- [What is needed]
Please write out all of the entries exactly as they appear.

==== Records for the exercise

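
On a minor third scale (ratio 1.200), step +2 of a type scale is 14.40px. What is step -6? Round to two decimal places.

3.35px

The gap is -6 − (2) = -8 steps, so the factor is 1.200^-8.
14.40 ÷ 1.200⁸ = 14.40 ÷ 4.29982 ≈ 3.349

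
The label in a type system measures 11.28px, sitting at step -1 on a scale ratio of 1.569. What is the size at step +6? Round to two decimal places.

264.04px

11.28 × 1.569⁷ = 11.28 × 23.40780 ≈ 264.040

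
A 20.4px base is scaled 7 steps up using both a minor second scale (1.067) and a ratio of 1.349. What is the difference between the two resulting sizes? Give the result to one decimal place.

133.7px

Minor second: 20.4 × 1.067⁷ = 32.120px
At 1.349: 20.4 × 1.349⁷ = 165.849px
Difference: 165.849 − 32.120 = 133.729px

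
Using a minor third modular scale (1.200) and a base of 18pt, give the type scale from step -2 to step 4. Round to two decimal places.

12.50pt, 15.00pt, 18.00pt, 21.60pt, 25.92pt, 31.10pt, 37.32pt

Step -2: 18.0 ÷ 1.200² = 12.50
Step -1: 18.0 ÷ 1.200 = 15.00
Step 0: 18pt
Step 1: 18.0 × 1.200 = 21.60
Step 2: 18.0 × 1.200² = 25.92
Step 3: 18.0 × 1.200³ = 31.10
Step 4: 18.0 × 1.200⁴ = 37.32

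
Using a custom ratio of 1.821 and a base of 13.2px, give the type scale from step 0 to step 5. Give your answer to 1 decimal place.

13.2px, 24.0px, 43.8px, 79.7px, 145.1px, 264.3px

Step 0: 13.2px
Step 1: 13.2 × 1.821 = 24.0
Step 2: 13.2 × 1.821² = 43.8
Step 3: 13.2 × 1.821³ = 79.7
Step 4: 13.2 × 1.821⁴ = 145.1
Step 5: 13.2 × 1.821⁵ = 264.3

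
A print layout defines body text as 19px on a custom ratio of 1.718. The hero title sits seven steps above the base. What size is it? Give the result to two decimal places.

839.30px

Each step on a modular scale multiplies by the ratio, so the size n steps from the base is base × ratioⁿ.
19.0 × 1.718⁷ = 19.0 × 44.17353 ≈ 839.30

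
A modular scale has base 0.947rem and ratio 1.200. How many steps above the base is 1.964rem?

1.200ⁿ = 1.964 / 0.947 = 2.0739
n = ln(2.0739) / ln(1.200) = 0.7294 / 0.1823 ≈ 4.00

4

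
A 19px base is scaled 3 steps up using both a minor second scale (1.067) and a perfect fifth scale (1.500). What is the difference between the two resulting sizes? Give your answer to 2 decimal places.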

========

- [Solution to the problem]
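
On a minor third scale (ratio 1.200), step +2 of a type scale is 14.40px. What is step -6? Round to two decimal places.

3.35px

The gap is -6 − (2) = -8 steps, so the factor is 1.200^-8.
14.40 ÷ 1.200⁸ = 14.40 ÷ 4.29982 ≈ 3.349

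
The label in a type system measures 11.28px, sitting at step -1 on a scale ratio of 1.569. What is the size at step +6? Round to two decimal places.

264.04px

11.28 × 1.569⁷ = 11.28 × 23.40780 ≈ 264.040

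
A 20.4px base is scaled 7 steps up using both a minor second scale (1.067) and a ratio of 1.349. What is the difference between the two resulting sizes? Give the result to one decimal place.

133.7px

Minor second: 20.4 × 1.067⁷ = 32.120px
At 1.349: 20.4 × 1.349⁷ = 165.849px
Difference: 165.849 − 32.120 = 133.729px

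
Using a minor third modular scale (1.200) and a base of 18pt, give the type scale from step -2 to step 4. Round to two decimal places.

12.50pt, 15.00pt, 18.00pt, 21.60pt, 25.92pt, 31.10pt, 37.32pt

Step -2: 18.0 ÷ 1.200² = 12.50
Step -1: 18.0 ÷ 1.200 = 15.00
Step 0: 18pt
Step 1: 18.0 × 1.200 = 21.60
Step 2: 18.0 × 1.200² = 25.92
Step 3: 18.0 × 1.200³ = 31.10
Step 4: 18.0 × 1.200⁴ = 37.32

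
Using a custom ratio of 1.821 and a base of 13.2px, give the type scale from step 0 to step 5. Give your answer to 1 decimal place.

13.2px, 24.0px, 43.8px, 79.7px, 145.1px, 264.3px

Step 0: 13.2px
Step 1: 13.2 × 1.821 = 24.0
Step 2: 13.2 × 1.821² = 43.8
Step 3: 13.2 × 1.821³ = 79.7
Step 4: 13.2 × 1.821⁴ = 145.1
Step 5: 13.2 × 1.821⁵ = 264.3

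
A print layout defines body text as 19px on a custom ratio of 1.718. The hero title sits seven steps above the base. What size is it? Give the result to two decimal places.

839.30px

Each step on a modular scale multiplies by the ratio, so the size n steps from the base is base × ratioⁿ.
19.0 × 1.718⁷ = 19.0 × 44.17353 ≈ 839.30

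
A modular scale has base 0.947rem and ratio 1.200. How many steps above the base is 1.964rem?

1.200ⁿ = 1.964 / 0.947 = 2.0739
n = ln(2.0739) / ln(1.200) = 0.7294 / 0.1823 ≈ 4.00

4

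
A 19px base is scaled 3 steps up using both a minor second scale (1.067) and a perfect fifth scale (1.500). What is the difference between the two resulting sizes? Give your answer to 2 decimal places.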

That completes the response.